**YOUR TASK**
Look below for the line containing "9. deliver 2→1"; from there through the line containing "On receiving ANY", both lines included, please set down each line exactly and nothing else.

(RECORDS SUPPLIED)

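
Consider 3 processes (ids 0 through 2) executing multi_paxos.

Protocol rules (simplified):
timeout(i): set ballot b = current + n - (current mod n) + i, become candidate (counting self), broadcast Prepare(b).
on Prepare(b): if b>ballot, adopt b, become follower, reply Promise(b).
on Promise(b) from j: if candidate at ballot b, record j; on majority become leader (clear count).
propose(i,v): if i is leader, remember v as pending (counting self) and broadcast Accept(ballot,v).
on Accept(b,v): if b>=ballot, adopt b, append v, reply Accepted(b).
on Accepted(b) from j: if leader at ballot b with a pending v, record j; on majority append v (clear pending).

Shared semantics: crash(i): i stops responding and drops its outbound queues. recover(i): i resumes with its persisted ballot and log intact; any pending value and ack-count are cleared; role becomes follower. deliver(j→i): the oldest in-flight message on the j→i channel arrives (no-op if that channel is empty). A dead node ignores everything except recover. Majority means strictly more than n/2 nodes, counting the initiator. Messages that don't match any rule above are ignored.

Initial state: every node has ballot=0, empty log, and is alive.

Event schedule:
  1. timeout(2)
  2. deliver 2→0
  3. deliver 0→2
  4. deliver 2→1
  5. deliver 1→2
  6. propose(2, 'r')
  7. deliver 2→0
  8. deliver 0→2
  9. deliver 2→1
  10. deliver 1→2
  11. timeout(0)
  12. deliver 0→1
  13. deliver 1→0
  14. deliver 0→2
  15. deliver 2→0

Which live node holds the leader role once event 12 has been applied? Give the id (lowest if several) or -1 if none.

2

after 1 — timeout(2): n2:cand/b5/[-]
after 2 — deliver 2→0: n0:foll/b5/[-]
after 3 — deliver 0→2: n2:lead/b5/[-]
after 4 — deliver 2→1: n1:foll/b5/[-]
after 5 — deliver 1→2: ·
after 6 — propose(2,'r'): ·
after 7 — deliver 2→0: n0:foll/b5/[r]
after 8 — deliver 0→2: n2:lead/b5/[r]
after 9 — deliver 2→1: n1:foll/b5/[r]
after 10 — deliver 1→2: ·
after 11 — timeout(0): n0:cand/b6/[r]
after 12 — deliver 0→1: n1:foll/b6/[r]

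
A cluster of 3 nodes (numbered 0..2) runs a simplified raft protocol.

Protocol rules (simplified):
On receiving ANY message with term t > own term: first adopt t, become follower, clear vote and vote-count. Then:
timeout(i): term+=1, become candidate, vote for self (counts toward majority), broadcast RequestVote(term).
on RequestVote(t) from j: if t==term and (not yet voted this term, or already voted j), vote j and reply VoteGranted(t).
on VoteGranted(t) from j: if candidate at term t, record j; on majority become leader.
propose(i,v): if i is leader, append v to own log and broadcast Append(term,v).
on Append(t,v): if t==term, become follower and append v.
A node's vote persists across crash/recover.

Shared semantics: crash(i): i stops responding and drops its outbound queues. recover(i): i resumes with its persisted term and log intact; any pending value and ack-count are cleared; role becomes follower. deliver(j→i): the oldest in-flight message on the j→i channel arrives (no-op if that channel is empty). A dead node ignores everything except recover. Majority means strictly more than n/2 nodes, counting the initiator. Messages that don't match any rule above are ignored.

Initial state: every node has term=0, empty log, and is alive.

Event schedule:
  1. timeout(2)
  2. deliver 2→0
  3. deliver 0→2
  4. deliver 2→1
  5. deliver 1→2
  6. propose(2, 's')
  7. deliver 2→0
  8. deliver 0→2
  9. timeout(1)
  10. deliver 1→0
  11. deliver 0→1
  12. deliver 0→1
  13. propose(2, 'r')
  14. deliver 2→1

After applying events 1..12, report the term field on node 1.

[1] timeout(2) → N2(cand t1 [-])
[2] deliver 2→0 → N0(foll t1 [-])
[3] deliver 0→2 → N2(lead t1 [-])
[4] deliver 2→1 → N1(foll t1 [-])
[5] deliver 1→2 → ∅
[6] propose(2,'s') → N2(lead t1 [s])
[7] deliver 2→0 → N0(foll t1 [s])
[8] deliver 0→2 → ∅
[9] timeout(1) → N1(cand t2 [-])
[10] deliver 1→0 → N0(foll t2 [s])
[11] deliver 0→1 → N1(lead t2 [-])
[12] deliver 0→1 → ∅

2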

(End RECORDS SUPPLIED)
(RECORDS SUPPLIED)

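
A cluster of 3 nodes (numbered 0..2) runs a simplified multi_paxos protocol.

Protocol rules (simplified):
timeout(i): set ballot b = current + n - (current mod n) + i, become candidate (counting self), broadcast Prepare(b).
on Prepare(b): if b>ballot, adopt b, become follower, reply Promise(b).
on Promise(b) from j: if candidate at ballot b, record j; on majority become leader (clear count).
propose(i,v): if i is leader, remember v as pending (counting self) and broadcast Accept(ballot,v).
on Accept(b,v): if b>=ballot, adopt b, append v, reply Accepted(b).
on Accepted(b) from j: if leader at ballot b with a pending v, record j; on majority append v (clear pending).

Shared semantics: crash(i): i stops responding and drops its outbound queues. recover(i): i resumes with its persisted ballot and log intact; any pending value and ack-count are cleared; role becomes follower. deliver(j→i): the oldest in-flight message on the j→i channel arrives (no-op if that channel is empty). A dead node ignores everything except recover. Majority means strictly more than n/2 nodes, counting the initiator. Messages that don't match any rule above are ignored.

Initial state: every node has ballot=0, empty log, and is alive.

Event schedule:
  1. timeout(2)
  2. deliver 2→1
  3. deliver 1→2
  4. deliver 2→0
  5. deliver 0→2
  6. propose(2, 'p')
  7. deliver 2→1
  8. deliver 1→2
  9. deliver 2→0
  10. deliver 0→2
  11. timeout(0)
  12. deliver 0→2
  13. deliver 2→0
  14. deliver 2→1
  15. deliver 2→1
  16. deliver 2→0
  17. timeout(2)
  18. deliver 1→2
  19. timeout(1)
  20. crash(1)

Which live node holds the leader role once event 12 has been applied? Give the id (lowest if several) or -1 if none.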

(End RECORDS SUPPLIED)
(RECORDS SUPPLIED)

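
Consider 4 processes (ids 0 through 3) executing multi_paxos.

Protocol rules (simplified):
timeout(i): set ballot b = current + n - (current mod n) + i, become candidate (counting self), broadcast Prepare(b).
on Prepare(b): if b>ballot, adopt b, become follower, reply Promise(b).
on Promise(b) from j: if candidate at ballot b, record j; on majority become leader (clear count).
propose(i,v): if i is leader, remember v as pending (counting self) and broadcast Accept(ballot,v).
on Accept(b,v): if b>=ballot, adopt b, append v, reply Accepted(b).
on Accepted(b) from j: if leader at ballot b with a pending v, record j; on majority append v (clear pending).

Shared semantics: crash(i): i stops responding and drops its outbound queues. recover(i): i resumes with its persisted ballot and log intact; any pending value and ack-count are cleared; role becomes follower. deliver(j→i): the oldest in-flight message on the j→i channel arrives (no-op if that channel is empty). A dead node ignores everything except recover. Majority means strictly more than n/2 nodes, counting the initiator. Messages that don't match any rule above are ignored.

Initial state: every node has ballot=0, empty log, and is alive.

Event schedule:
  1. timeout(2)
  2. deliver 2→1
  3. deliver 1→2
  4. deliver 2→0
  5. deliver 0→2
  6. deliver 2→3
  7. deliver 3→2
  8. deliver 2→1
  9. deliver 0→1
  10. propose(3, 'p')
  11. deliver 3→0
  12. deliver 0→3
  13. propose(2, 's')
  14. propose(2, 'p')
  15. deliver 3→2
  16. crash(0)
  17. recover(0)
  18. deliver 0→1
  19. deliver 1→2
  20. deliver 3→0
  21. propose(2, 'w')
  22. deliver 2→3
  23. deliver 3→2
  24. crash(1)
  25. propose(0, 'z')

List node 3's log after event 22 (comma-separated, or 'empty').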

(End RECORDS SUPPLIED)

**RESULT FOR THIS TASK**
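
  9. deliver 2→1
  10. deliver 1→2
  11. timeout(0)
  12. deliver 0→1
  13. deliver 1→0
  14. deliver 0→2
  15. deliver 2→0

Which live node holds the leader role once event 12 has been applied? Give the id (lowest if several) or -1 if none.

2

after 1 — timeout(2): n2:cand/b5/[-]
after 2 — deliver 2→0: n0:foll/b5/[-]
after 3 — deliver 0→2: n2:lead/b5/[-]
after 4 — deliver 2→1: n1:foll/b5/[-]
after 5 — deliver 1→2: ·
after 6 — propose(2,'r'): ·
after 7 — deliver 2→0: n0:foll/b5/[r]
after 8 — deliver 0→2: n2:lead/b5/[r]
after 9 — deliver 2→1: n1:foll/b5/[r]
after 10 — deliver 1→2: ·
after 11 — timeout(0): n0:cand/b6/[r]
after 12 — deliver 0→1: n1:foll/b6/[r]

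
A cluster of 3 nodes (numbered 0..2) runs a simplified raft protocol.

Protocol rules (simplified):
On receiving ANY message with term t > own term: first adopt t, become follower, clear vote and vote-count. Then: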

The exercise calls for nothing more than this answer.